- _YOUR INSTRUCTIONS_
Would you transcribe each of the entries exactly, with nothing added or dropped?

╭──

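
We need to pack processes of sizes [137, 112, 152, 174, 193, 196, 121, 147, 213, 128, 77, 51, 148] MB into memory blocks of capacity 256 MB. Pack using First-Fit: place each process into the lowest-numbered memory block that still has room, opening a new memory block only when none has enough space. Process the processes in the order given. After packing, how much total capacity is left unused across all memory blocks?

455

137 MB → memory block 1 (remaining 119 MB)
112 MB → memory block 1 (remaining 7 MB)
152 MB → memory block 2 (remaining 104 MB)
174 MB → memory block 3 (remaining 82 MB)
193 MB → memory block 4 (remaining 63 MB)
196 MB → memory block 5 (remaining 60 MB)
121 MB → memory block 6 (remaining 135 MB)
147 MB → memory block 7 (remaining 109 MB)
213 MB → memory block 8 (remaining 43 MB)
128 MB → memory block 6 (remaining 7 MB)
77 MB → memory block 2 (remaining 27 MB)
51 MB → memory block 3 (remaining 31 MB)
148 MB → memory block 9 (remaining 108 MB)
9 memory blocks × 256 MB = 2304 MB; used 1849 MB; unused 455 MB.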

╰──

- _OUTPUT OF THE EXERCISE_
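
We need to pack processes of sizes [137, 112, 152, 174, 193, 196, 121, 147, 213, 128, 77, 51, 148] MB into memory blocks of capacity 256 MB. Pack using First-Fit: place each process into the lowest-numbered memory block that still has room, opening a new memory block only when none has enough space. Process the processes in the order given. After packing, how much total capacity is left unused across all memory blocks?

455

137 MB → memory block 1 (remaining 119 MB)
112 MB → memory block 1 (remaining 7 MB)
152 MB → memory block 2 (remaining 104 MB)
174 MB → memory block 3 (remaining 82 MB)
193 MB → memory block 4 (remaining 63 MB)
196 MB → memory block 5 (remaining 60 MB)
121 MB → memory block 6 (remaining 135 MB)
147 MB → memory block 7 (remaining 109 MB)
213 MB → memory block 8 (remaining 43 MB)
128 MB → memory block 6 (remaining 7 MB)
77 MB → memory block 2 (remaining 27 MB)
51 MB → memory block 3 (remaining 31 MB)
148 MB → memory block 9 (remaining 108 MB)
9 memory blocks × 256 MB = 2304 MB; used 1849 MB; unused 455 MB.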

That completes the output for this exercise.